▶ _Try it_: Show each line of the data below in which "sentence" occurs.
━━━ Provided records ━━━
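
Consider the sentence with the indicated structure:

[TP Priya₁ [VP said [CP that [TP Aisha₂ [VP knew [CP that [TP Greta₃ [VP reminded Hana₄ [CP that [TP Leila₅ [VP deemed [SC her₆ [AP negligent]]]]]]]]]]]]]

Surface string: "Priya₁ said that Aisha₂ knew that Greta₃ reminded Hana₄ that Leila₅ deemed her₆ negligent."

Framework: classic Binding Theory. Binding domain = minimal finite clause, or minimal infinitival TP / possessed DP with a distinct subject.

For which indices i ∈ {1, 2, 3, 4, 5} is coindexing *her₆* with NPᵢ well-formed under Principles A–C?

*her* is a pronoun, so Principle B applies: it must be free in its binding domain.
Binding domain of *her₆*: the embedded TP, whose subject is Leila₅.
*Priya₁* c-commands the pronoun but from outside its binding domain, and is not c-commanded by it → coindexation permitted.
*Aisha₂* c-commands the pronoun but from outside its binding domain, and is not c-commanded by it → coindexation permitted.
*Greta₃* c-commands the pronoun but from outside its binding domain, and is not c-commanded by it → coindexation permitted.
*Hana₄* c-commands the pronoun but from outside its binding domain, and is not c-commanded by it → coindexation permitted.
*Leila₅* c-commands the pronoun within its binding domain → coindexation would violate Principle B.

{1, 2, 3, 4}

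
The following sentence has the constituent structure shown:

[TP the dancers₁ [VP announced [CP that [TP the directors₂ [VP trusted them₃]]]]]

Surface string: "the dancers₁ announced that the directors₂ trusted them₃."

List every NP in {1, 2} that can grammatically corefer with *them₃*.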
━━━
▶ _Expected output_:
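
Consider the sentence with the indicated structure:
The following sentence has the constituent structure shown: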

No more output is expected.